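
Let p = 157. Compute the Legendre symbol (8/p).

-1

Pull out 2^3: since 157 ≡ 5 (mod 8), (2/157) = -1, so (2/157)^3 = -1.
Reached (1/157) = 1. Collecting the sign flips along the way, the symbol is -1.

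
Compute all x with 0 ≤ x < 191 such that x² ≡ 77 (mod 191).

29, 162

Since 191 ≡ 3 (mod 4), a square root of 77 is 77^((191+1)/4) = 77^48 mod 191.
Repeated squaring: 77^2≡8, 77^4≡64, 77^8≡85, 77^16≡158, 77^32≡134 (mod 191).
77^48 = 77^(32+16) ≡ 162 (mod 191).
Check: 162² = 26244 ≡ 77 (mod 191). The two roots are 29 and 162.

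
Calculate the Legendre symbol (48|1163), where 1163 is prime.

1

Pull out 2^4: since 1163 ≡ 3 (mod 8), (2/1163) = -1, so (2/1163)^4 = +1.
Reciprocity: 3 ≡ 3 and 1163 ≡ 3 (mod 4), so (3/1163) = −(1163/3).
Reduce top mod 3: now compute (2/3).
Pull out 2: since 3 ≡ 3 (mod 8), (2/3) = -1.
Reached (1/3) = 1. Collecting the sign flips along the way, the symbol is +1.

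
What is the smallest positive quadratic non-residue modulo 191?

7

(2/191) = +1, so 2 is a residue.
(3/191) = +1, so 3 is a residue.
(4/191) = +1, so 4 is a residue.
(5/191) = +1, so 5 is a residue.
(6/191) = +1, so 6 is a residue.
(7/191) = −1, so 7 is the smallest positive non-residue mod 191.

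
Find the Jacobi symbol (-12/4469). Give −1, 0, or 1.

First reduce: -12 ≡ 4457 (mod 4469).
Reciprocity: 4457 ≡ 1 and 4469 ≡ 1 (mod 4), so (4457/4469) = +(4469/4457).
Reduce top mod 4457: now compute (12/4457).
Pull out 2^2: since 4457 ≡ 1 (mod 8), (2/4457) = +1, so (2/4457)^2 = +1.
Reciprocity: 3 ≡ 3 and 4457 ≡ 1 (mod 4), so (3/4457) = +(4457/3).
Reduce top mod 3: now compute (2/3).
Pull out 2: since 3 ≡ 3 (mod 8), (2/3) = -1.
Reached (1/3) = 1. Collecting the sign flips along the way, the symbol is -1.

-1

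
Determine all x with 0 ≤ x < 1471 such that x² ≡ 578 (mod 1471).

721, 750

Since 1471 ≡ 3 (mod 4), a square root of 578 is 578^((1471+1)/4) = 578^368 mod 1471.
Repeated squaring: 578^2≡167, 578^4≡1411, 578^8≡658, 578^16≡490, 578^32≡327, 578^64≡1017, 578^128≡176, 578^256≡85 (mod 1471).
578^368 = 578^(256+64+32+16) ≡ 721 (mod 1471).
Check: 721² = 519841 ≡ 578 (mod 1471). The two roots are 721 and 750.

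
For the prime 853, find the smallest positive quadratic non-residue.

(2/853) = −1, so 2 is the smallest positive non-residue mod 853.

2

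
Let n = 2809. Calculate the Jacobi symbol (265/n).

Reciprocity: 265 ≡ 1 and 2809 ≡ 1 (mod 4), so (265/2809) = +(2809/265).
Reduce top mod 265: now compute (159/265).
Reciprocity: 159 ≡ 3 and 265 ≡ 1 (mod 4), so (159/265) = +(265/159).
Reduce top mod 159: now compute (106/159).
Pull out 2: since 159 ≡ 7 (mod 8), (2/159) = +1.
Reciprocity: 53 ≡ 1 and 159 ≡ 3 (mod 4), so (53/159) = +(159/53).
Reduce top mod 53: now compute (0/53).
Top reduces to 0: gcd > 1, so the symbol is 0.

0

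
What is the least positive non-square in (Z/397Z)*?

2

(2/397) = −1, so 2 is the smallest positive non-residue mod 397.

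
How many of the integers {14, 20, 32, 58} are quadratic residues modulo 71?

3

(14/71) = -1 → non-residue.
(20/71) = +1 → QR.
(32/71) = +1 → QR.
(58/71) = +1 → QR.
Total quadratic residues among the 4: 3.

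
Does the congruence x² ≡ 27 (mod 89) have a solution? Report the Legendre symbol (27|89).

Reciprocity: 27 ≡ 3 and 89 ≡ 1 (mod 4), so (27/89) = +(89/27).
Reduce top mod 27: now compute (8/27).
Pull out 2^3: since 27 ≡ 3 (mod 8), (2/27) = -1, so (2/27)^3 = -1.
Reached (1/27) = 1. Collecting the sign flips along the way, the symbol is -1.

-1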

- - - - - - -

:: What the task requires ::
Please repeat the entries above exactly as they read.

:: Solution below ::
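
Let p = 157. Compute the Legendre symbol (8/p).

-1

Pull out 2^3: since 157 ≡ 5 (mod 8), (2/157) = -1, so (2/157)^3 = -1.
Reached (1/157) = 1. Collecting the sign flips along the way, the symbol is -1.

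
Compute all x with 0 ≤ x < 191 such that x² ≡ 77 (mod 191).

29, 162

Since 191 ≡ 3 (mod 4), a square root of 77 is 77^((191+1)/4) = 77^48 mod 191.
Repeated squaring: 77^2≡8, 77^4≡64, 77^8≡85, 77^16≡158, 77^32≡134 (mod 191).
77^48 = 77^(32+16) ≡ 162 (mod 191).
Check: 162² = 26244 ≡ 77 (mod 191). The two roots are 29 and 162.

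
Calculate the Legendre symbol (48|1163), where 1163 is prime.

1

Pull out 2^4: since 1163 ≡ 3 (mod 8), (2/1163) = -1, so (2/1163)^4 = +1.
Reciprocity: 3 ≡ 3 and 1163 ≡ 3 (mod 4), so (3/1163) = −(1163/3).
Reduce top mod 3: now compute (2/3).
Pull out 2: since 3 ≡ 3 (mod 8), (2/3) = -1.
Reached (1/3) = 1. Collecting the sign flips along the way, the symbol is +1.

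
What is the smallest positive quadratic non-residue modulo 191?

7

(2/191) = +1, so 2 is a residue.
(3/191) = +1, so 3 is a residue.
(4/191) = +1, so 4 is a residue.
(5/191) = +1, so 5 is a residue.
(6/191) = +1, so 6 is a residue.
(7/191) = −1, so 7 is the smallest positive non-residue mod 191.

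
Find the Jacobi symbol (-12/4469). Give −1, 0, or 1.

First reduce: -12 ≡ 4457 (mod 4469).
Reciprocity: 4457 ≡ 1 and 4469 ≡ 1 (mod 4), so (4457/4469) = +(4469/4457).
Reduce top mod 4457: now compute (12/4457).
Pull out 2^2: since 4457 ≡ 1 (mod 8), (2/4457) = +1, so (2/4457)^2 = +1.
Reciprocity: 3 ≡ 3 and 4457 ≡ 1 (mod 4), so (3/4457) = +(4457/3).
Reduce top mod 3: now compute (2/3).
Pull out 2: since 3 ≡ 3 (mod 8), (2/3) = -1.
Reached (1/3) = 1. Collecting the sign flips along the way, the symbol is -1.

-1

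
Determine all x with 0 ≤ x < 1471 such that x² ≡ 578 (mod 1471).

721, 750

Since 1471 ≡ 3 (mod 4), a square root of 578 is 578^((1471+1)/4) = 578^368 mod 1471.
Repeated squaring: 578^2≡167, 578^4≡1411, 578^8≡658, 578^16≡490, 578^32≡327, 578^64≡1017, 578^128≡176, 578^256≡85 (mod 1471).
578^368 = 578^(256+64+32+16) ≡ 721 (mod 1471).
Check: 721² = 519841 ≡ 578 (mod 1471). The two roots are 721 and 750.

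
For the prime 853, find the smallest positive quadratic non-residue.

(2/853) = −1, so 2 is the smallest positive non-residue mod 853.

2

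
Let n = 2809. Calculate the Jacobi symbol (265/n).

Reciprocity: 265 ≡ 1 and 2809 ≡ 1 (mod 4), so (265/2809) = +(2809/265).
Reduce top mod 265: now compute (159/265).
Reciprocity: 159 ≡ 3 and 265 ≡ 1 (mod 4), so (159/265) = +(265/159).
Reduce top mod 159: now compute (106/159).
Pull out 2: since 159 ≡ 7 (mod 8), (2/159) = +1.
Reciprocity: 53 ≡ 1 and 159 ≡ 3 (mod 4), so (53/159) = +(159/53).
Reduce top mod 53: now compute (0/53).
Top reduces to 0: gcd > 1, so the symbol is 0.

0

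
What is the least positive non-square in (Z/397Z)*?

2

(2/397) = −1, so 2 is the smallest positive non-residue mod 397.

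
How many of the integers {14, 20, 32, 58} are quadratic residues modulo 71?

3

(14/71) = -1 → non-residue.
(20/71) = +1 → QR.
(32/71) = +1 → QR.
(58/71) = +1 → QR.
Total quadratic residues among the 4: 3.

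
Does the congruence x² ≡ 27 (mod 89) have a solution? Report the Legendre symbol (27|89).

Reciprocity: 27 ≡ 3 and 89 ≡ 1 (mod 4), so (27/89) = +(89/27).
Reduce top mod 27: now compute (8/27).
Pull out 2^3: since 27 ≡ 3 (mod 8), (2/27) = -1, so (2/27)^3 = -1.
Reached (1/27) = 1. Collecting the sign flips along the way, the symbol is -1.

-1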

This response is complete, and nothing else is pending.